*** Data in this exercise Section Begins ***
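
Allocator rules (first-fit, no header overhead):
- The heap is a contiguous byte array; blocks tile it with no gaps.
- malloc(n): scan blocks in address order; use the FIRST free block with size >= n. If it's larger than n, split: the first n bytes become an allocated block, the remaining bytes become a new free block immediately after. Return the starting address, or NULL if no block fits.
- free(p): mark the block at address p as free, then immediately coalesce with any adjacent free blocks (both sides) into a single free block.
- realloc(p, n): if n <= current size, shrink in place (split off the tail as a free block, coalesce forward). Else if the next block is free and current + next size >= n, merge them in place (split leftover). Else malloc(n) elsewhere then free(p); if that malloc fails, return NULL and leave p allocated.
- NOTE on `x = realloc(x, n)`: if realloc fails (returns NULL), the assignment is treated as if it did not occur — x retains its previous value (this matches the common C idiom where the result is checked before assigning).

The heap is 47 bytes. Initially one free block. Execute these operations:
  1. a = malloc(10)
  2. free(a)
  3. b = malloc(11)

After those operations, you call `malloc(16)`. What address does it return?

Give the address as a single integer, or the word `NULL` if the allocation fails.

Answer: 11

Derivation:
Op 1: a = malloc(10) -> a = 0; heap: [0-9 ALLOC][10-46 FREE]
Op 2: free(a) -> (freed a); heap: [0-46 FREE]
Op 3: b = malloc(11) -> b = 0; heap: [0-10 ALLOC][11-46 FREE]
malloc(16): first-fit scan over [0-10 ALLOC][11-46 FREE] -> 11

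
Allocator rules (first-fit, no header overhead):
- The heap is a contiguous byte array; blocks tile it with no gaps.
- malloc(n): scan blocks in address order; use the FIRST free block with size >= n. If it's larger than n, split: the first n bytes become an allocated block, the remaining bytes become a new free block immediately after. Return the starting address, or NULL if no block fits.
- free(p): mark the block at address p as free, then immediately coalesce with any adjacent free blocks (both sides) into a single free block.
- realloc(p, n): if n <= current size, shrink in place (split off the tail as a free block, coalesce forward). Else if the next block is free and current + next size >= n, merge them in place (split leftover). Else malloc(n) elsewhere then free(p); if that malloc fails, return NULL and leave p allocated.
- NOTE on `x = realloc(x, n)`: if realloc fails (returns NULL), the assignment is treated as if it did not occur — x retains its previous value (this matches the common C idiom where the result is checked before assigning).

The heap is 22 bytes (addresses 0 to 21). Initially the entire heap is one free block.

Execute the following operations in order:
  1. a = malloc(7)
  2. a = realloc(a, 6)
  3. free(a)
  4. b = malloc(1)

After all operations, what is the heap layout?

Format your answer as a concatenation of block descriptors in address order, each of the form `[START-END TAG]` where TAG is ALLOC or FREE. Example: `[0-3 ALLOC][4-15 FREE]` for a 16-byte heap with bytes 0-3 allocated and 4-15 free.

Answer: [0-0 ALLOC][1-21 FREE]

Derivation:
Op 1: a = malloc(7) -> a = 0; heap: [0-6 ALLOC][7-21 FREE]
Op 2: a = realloc(a, 6) -> a = 0; heap: [0-5 ALLOC][6-21 FREE]
Op 3: free(a) -> (freed a); heap: [0-21 FREE]
Op 4: b = malloc(1) -> b = 0; heap: [0-0 ALLOC][1-21 FREE]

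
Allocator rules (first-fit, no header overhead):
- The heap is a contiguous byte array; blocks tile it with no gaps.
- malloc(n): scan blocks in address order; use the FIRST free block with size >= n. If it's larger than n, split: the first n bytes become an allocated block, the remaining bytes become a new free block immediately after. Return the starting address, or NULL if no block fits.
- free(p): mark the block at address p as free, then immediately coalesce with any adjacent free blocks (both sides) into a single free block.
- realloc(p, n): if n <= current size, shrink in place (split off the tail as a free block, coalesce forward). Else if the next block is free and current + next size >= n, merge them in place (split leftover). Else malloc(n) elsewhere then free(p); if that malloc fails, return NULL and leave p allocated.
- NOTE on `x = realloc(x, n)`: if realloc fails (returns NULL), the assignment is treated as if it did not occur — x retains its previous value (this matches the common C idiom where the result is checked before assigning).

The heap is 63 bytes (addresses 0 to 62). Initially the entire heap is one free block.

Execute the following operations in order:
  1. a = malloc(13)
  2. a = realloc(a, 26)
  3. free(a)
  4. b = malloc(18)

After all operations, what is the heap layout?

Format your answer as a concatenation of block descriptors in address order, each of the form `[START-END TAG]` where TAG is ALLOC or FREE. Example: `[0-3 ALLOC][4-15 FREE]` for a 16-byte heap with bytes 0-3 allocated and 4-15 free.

Answer: [0-17 ALLOC][18-62 FREE]

Derivation:
Op 1: a = malloc(13) -> a = 0; heap: [0-12 ALLOC][13-62 FREE]
Op 2: a = realloc(a, 26) -> a = 0; heap: [0-25 ALLOC][26-62 FREE]
Op 3: free(a) -> (freed a); heap: [0-62 FREE]
Op 4: b = malloc(18) -> b = 0; heap: [0-17 ALLOC][18-62 FREE]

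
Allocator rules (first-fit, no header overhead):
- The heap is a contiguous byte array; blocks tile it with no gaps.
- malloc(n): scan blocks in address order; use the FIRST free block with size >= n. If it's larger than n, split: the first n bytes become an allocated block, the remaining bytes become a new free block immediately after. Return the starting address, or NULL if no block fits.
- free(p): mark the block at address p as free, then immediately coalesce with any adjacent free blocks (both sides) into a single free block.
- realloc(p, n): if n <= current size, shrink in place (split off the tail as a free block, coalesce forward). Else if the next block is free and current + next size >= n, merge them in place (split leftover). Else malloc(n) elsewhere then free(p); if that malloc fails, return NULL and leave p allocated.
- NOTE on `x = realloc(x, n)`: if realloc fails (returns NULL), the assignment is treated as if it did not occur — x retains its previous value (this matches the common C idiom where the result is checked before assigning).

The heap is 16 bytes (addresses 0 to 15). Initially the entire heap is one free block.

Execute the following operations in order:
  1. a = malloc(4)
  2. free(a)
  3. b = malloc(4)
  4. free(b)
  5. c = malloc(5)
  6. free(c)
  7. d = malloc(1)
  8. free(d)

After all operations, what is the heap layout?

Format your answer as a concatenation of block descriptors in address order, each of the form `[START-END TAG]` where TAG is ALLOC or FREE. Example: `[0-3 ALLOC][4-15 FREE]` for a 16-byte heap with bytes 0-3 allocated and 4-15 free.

Answer: [0-15 FREE]

Derivation:
Op 1: a = malloc(4) -> a = 0; heap: [0-3 ALLOC][4-15 FREE]
Op 2: free(a) -> (freed a); heap: [0-15 FREE]
Op 3: b = malloc(4) -> b = 0; heap: [0-3 ALLOC][4-15 FREE]
Op 4: free(b) -> (freed b); heap: [0-15 FREE]
Op 5: c = malloc(5) -> c = 0; heap: [0-4 ALLOC][5-15 FREE]
Op 6: free(c) -> (freed c); heap: [0-15 FREE]
Op 7: d = malloc(1) -> d = 0; heap: [0-0 ALLOC][1-15 FREE]
Op 8: free(d) -> (freed d); heap: [0-15 FREE]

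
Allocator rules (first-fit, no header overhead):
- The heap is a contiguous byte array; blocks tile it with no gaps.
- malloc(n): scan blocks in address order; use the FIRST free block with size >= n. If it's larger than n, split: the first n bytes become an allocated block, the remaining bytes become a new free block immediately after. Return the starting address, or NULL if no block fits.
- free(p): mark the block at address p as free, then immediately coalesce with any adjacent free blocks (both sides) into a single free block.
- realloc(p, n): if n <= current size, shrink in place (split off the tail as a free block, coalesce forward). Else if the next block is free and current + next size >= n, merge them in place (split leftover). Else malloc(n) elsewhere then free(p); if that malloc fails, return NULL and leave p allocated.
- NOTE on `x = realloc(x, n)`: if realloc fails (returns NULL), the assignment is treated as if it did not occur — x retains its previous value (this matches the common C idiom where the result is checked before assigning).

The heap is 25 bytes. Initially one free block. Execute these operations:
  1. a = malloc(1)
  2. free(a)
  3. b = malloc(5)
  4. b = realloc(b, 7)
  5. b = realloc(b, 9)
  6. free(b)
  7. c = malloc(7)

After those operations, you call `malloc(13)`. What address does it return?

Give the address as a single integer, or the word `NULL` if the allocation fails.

Op 1: a = malloc(1) -> a = 0; heap: [0-0 ALLOC][1-24 FREE]
Op 2: free(a) -> (freed a); heap: [0-24 FREE]
Op 3: b = malloc(5) -> b = 0; heap: [0-4 ALLOC][5-24 FREE]
Op 4: b = realloc(b, 7) -> b = 0; heap: [0-6 ALLOC][7-24 FREE]
Op 5: b = realloc(b, 9) -> b = 0; heap: [0-8 ALLOC][9-24 FREE]
Op 6: free(b) -> (freed b); heap: [0-24 FREE]
Op 7: c = malloc(7) -> c = 0; heap: [0-6 ALLOC][7-24 FREE]
malloc(13): first-fit scan over [0-6 ALLOC][7-24 FREE] -> 7

Answer: 7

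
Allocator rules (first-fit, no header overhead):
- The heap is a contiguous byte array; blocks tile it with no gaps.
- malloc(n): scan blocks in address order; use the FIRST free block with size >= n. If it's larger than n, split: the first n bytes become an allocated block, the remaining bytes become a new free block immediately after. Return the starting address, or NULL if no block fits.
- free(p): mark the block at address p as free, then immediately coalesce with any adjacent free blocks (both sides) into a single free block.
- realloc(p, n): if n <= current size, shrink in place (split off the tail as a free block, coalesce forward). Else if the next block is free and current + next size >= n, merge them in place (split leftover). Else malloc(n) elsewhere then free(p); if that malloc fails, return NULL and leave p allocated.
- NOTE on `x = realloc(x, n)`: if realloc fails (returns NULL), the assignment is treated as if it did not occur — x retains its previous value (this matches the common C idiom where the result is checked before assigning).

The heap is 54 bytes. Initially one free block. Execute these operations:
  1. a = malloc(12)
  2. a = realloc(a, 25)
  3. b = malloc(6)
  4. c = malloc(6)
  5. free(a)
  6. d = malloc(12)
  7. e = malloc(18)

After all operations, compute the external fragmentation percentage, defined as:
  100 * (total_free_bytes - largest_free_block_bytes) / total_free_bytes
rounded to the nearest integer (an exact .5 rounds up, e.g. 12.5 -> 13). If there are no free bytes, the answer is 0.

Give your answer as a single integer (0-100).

Op 1: a = malloc(12) -> a = 0; heap: [0-11 ALLOC][12-53 FREE]
Op 2: a = realloc(a, 25) -> a = 0; heap: [0-24 ALLOC][25-53 FREE]
Op 3: b = malloc(6) -> b = 25; heap: [0-24 ALLOC][25-30 ALLOC][31-53 FREE]
Op 4: c = malloc(6) -> c = 31; heap: [0-24 ALLOC][25-30 ALLOC][31-36 ALLOC][37-53 FREE]
Op 5: free(a) -> (freed a); heap: [0-24 FREE][25-30 ALLOC][31-36 ALLOC][37-53 FREE]
Op 6: d = malloc(12) -> d = 0; heap: [0-11 ALLOC][12-24 FREE][25-30 ALLOC][31-36 ALLOC][37-53 FREE]
Op 7: e = malloc(18) -> e = NULL; heap: [0-11 ALLOC][12-24 FREE][25-30 ALLOC][31-36 ALLOC][37-53 FREE]
Free blocks: [13 17] total_free=30 largest=17 -> 100*(30-17)/30 = 1300/30 ≈ 43.333 -> rounds to 43

Answer: 43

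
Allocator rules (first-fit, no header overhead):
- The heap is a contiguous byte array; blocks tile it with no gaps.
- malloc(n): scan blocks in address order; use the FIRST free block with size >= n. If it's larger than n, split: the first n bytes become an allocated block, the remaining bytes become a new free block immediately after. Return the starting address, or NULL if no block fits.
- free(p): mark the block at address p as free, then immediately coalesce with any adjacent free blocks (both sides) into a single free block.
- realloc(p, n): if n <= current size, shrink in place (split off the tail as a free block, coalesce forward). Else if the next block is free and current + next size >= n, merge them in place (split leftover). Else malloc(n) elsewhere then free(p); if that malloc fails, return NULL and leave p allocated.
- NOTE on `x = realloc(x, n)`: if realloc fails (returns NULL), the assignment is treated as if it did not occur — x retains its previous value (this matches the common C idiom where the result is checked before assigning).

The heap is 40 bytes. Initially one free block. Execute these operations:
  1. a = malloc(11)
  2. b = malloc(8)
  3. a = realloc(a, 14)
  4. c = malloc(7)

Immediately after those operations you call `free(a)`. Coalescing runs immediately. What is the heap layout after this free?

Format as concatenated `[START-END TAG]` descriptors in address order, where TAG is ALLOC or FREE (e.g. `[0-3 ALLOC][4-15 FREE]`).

Answer: [0-6 ALLOC][7-10 FREE][11-18 ALLOC][19-39 FREE]

Derivation:
Op 1: a = malloc(11) -> a = 0; heap: [0-10 ALLOC][11-39 FREE]
Op 2: b = malloc(8) -> b = 11; heap: [0-10 ALLOC][11-18 ALLOC][19-39 FREE]
Op 3: a = realloc(a, 14) -> a = 19; heap: [0-10 FREE][11-18 ALLOC][19-32 ALLOC][33-39 FREE]
Op 4: c = malloc(7) -> c = 0; heap: [0-6 ALLOC][7-10 FREE][11-18 ALLOC][19-32 ALLOC][33-39 FREE]
free(a): a = 19 -> block [19-32 ALLOC]; mark free, coalesce with adjacent free neighbors -> [0-6 ALLOC][7-10 FREE][11-18 ALLOC][19-39 FREE]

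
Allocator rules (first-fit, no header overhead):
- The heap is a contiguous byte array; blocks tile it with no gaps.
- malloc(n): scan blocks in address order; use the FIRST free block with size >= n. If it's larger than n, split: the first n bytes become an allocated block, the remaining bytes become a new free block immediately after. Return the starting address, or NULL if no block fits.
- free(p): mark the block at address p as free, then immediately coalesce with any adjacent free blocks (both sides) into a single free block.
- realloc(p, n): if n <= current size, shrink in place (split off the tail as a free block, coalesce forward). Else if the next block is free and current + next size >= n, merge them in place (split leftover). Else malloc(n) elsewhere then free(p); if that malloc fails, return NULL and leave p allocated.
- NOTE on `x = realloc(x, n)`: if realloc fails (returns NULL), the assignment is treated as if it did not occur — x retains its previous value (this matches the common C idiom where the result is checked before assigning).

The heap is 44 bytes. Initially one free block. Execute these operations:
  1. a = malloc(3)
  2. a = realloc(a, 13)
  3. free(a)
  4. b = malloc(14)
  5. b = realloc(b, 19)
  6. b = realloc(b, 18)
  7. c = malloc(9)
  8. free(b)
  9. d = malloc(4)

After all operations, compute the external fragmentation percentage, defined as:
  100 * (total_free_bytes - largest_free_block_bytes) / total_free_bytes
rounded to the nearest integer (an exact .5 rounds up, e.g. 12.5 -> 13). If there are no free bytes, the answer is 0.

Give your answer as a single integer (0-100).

Op 1: a = malloc(3) -> a = 0; heap: [0-2 ALLOC][3-43 FREE]
Op 2: a = realloc(a, 13) -> a = 0; heap: [0-12 ALLOC][13-43 FREE]
Op 3: free(a) -> (freed a); heap: [0-43 FREE]
Op 4: b = malloc(14) -> b = 0; heap: [0-13 ALLOC][14-43 FREE]
Op 5: b = realloc(b, 19) -> b = 0; heap: [0-18 ALLOC][19-43 FREE]
Op 6: b = realloc(b, 18) -> b = 0; heap: [0-17 ALLOC][18-43 FREE]
Op 7: c = malloc(9) -> c = 18; heap: [0-17 ALLOC][18-26 ALLOC][27-43 FREE]
Op 8: free(b) -> (freed b); heap: [0-17 FREE][18-26 ALLOC][27-43 FREE]
Op 9: d = malloc(4) -> d = 0; heap: [0-3 ALLOC][4-17 FREE][18-26 ALLOC][27-43 FREE]
Free blocks: [14 17] total_free=31 largest=17 -> 100*(31-17)/31 = 1400/31 ≈ 45.161 -> rounds to 45

Answer: 45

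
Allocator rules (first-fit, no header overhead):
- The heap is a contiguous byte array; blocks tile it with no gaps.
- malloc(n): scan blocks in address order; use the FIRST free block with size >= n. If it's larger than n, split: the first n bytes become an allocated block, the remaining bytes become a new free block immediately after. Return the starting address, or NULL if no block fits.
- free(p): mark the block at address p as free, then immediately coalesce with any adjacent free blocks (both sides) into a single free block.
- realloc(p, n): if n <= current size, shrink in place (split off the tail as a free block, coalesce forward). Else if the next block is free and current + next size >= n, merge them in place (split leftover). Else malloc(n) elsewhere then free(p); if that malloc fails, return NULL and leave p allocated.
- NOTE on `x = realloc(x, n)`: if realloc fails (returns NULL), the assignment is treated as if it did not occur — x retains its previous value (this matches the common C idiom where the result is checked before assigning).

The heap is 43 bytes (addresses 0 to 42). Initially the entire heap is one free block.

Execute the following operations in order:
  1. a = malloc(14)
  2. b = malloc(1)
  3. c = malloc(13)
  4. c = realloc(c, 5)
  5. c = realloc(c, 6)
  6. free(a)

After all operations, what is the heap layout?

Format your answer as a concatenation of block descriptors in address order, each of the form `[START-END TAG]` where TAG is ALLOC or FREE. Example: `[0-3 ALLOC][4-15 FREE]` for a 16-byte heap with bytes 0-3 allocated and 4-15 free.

Op 1: a = malloc(14) -> a = 0; heap: [0-13 ALLOC][14-42 FREE]
Op 2: b = malloc(1) -> b = 14; heap: [0-13 ALLOC][14-14 ALLOC][15-42 FREE]
Op 3: c = malloc(13) -> c = 15; heap: [0-13 ALLOC][14-14 ALLOC][15-27 ALLOC][28-42 FREE]
Op 4: c = realloc(c, 5) -> c = 15; heap: [0-13 ALLOC][14-14 ALLOC][15-19 ALLOC][20-42 FREE]
Op 5: c = realloc(c, 6) -> c = 15; heap: [0-13 ALLOC][14-14 ALLOC][15-20 ALLOC][21-42 FREE]
Op 6: free(a) -> (freed a); heap: [0-13 FREE][14-14 ALLOC][15-20 ALLOC][21-42 FREE]

Answer: [0-13 FREE][14-14 ALLOC][15-20 ALLOC][21-42 FREE]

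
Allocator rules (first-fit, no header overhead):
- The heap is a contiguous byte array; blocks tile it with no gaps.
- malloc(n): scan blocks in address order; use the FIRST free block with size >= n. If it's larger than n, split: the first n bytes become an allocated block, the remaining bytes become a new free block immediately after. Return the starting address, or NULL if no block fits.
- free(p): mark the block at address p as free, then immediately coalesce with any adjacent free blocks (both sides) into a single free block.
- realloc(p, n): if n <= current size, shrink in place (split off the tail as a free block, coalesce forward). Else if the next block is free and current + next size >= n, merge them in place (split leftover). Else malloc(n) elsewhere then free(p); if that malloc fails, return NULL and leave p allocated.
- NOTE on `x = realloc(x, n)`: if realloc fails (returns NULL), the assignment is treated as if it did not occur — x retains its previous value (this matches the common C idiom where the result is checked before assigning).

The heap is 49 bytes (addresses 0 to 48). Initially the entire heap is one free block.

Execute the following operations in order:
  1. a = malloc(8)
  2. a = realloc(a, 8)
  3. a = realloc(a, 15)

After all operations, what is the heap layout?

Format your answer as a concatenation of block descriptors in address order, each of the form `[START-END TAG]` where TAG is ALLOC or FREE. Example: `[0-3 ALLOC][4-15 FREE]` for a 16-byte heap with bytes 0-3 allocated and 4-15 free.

Answer: [0-14 ALLOC][15-48 FREE]

Derivation:
Op 1: a = malloc(8) -> a = 0; heap: [0-7 ALLOC][8-48 FREE]
Op 2: a = realloc(a, 8) -> a = 0; heap: [0-7 ALLOC][8-48 FREE]
Op 3: a = realloc(a, 15) -> a = 0; heap: [0-14 ALLOC][15-48 FREE]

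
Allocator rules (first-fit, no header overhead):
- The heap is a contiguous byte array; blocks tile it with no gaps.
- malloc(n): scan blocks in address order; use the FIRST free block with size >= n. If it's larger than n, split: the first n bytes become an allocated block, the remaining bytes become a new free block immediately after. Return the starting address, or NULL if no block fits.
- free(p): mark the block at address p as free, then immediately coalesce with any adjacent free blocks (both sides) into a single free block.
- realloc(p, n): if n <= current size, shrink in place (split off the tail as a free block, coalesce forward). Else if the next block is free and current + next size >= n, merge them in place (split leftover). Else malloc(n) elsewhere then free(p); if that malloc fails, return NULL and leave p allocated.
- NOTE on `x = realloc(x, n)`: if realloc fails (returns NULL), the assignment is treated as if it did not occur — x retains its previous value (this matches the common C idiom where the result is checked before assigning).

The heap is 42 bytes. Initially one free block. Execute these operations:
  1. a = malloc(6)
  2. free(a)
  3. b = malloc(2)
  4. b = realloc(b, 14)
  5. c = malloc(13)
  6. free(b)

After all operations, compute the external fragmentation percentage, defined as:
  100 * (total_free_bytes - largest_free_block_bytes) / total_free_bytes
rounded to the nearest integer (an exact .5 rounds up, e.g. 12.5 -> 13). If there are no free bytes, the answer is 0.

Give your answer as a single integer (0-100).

Answer: 48

Derivation:
Op 1: a = malloc(6) -> a = 0; heap: [0-5 ALLOC][6-41 FREE]
Op 2: free(a) -> (freed a); heap: [0-41 FREE]
Op 3: b = malloc(2) -> b = 0; heap: [0-1 ALLOC][2-41 FREE]
Op 4: b = realloc(b, 14) -> b = 0; heap: [0-13 ALLOC][14-41 FREE]
Op 5: c = malloc(13) -> c = 14; heap: [0-13 ALLOC][14-26 ALLOC][27-41 FREE]
Op 6: free(b) -> (freed b); heap: [0-13 FREE][14-26 ALLOC][27-41 FREE]
Free blocks: [14 15] total_free=29 largest=15 -> 100*(29-15)/29 = 1400/29 ≈ 48.276 -> rounds to 48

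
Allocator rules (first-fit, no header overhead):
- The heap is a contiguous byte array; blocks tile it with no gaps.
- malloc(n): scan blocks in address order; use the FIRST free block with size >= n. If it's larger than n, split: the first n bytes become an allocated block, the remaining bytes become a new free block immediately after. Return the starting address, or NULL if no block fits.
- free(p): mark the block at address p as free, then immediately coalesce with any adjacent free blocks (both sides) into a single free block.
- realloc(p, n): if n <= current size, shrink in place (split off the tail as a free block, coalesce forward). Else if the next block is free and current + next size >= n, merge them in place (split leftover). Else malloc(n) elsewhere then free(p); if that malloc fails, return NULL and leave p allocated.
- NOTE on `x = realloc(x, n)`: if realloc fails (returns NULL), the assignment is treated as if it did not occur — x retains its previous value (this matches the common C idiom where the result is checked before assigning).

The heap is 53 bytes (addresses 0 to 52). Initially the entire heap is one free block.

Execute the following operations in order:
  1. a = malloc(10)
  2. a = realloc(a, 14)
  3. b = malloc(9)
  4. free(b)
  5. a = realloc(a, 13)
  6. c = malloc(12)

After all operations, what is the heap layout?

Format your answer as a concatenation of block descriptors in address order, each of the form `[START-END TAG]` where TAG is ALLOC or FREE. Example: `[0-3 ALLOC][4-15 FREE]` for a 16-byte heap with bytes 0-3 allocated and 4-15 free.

Answer: [0-12 ALLOC][13-24 ALLOC][25-52 FREE]

Derivation:
Op 1: a = malloc(10) -> a = 0; heap: [0-9 ALLOC][10-52 FREE]
Op 2: a = realloc(a, 14) -> a = 0; heap: [0-13 ALLOC][14-52 FREE]
Op 3: b = malloc(9) -> b = 14; heap: [0-13 ALLOC][14-22 ALLOC][23-52 FREE]
Op 4: free(b) -> (freed b); heap: [0-13 ALLOC][14-52 FREE]
Op 5: a = realloc(a, 13) -> a = 0; heap: [0-12 ALLOC][13-52 FREE]
Op 6: c = malloc(12) -> c = 13; heap: [0-12 ALLOC][13-24 ALLOC][25-52 FREE]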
*** Data in this exercise Section Ends ***
• Required action:
Each line above that contains "those" must be copied out.

• Answer below:
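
After those operations, you call `malloc(16)`. What address does it return?
After those operations, you call `malloc(13)`. What address does it return?
Immediately after those operations you call `free(a)`. Coalescing runs immediately. What is the heap layout after this free?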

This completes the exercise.